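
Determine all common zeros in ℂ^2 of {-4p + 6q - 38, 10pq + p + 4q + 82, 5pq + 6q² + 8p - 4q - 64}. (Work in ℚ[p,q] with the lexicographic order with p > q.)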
--
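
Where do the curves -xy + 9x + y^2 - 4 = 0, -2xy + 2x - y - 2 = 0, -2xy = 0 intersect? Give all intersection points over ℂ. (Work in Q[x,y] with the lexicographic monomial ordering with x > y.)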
==
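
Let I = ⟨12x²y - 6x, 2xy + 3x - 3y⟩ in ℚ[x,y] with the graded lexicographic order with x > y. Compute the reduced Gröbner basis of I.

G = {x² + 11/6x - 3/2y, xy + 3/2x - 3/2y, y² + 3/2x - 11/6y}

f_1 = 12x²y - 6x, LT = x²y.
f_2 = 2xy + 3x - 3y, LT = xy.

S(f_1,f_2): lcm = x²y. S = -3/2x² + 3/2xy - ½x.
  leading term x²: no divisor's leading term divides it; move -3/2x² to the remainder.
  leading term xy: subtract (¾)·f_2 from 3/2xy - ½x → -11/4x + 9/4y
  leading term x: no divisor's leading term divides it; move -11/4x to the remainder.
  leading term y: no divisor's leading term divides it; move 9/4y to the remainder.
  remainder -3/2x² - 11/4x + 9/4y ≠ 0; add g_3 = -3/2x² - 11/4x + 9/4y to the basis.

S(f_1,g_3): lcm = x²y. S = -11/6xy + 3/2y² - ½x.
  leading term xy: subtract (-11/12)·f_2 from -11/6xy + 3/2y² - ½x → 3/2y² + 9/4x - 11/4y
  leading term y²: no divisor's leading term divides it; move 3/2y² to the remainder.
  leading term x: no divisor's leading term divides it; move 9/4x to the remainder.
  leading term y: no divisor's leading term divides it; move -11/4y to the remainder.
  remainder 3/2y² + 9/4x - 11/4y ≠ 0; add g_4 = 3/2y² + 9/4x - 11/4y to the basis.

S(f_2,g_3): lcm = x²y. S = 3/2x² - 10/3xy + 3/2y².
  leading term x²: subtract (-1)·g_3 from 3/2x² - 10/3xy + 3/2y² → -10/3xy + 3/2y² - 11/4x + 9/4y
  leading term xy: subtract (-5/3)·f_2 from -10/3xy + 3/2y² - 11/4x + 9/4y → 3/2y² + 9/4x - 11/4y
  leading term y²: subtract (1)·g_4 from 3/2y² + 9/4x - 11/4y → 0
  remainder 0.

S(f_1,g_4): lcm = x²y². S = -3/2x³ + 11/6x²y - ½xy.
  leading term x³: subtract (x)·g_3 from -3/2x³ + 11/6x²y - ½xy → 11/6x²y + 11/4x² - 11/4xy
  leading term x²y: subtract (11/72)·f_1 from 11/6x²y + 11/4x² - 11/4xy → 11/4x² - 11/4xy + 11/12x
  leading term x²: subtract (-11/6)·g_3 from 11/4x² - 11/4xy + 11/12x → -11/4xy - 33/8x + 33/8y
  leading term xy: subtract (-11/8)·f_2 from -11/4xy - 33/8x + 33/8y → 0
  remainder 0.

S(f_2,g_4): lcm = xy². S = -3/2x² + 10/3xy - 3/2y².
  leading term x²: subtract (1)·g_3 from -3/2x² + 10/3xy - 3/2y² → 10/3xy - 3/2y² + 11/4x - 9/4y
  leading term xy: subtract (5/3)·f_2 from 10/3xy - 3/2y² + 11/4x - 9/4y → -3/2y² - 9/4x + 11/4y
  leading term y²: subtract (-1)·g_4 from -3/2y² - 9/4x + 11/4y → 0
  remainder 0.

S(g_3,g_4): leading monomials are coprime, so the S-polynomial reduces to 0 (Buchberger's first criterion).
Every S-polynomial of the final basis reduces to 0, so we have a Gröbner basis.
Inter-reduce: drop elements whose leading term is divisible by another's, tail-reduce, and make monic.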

### EXERCISE GOAL
What is needed here is how many lines of the entries contain "Work"; give that number alone.

### TASK RESULT
2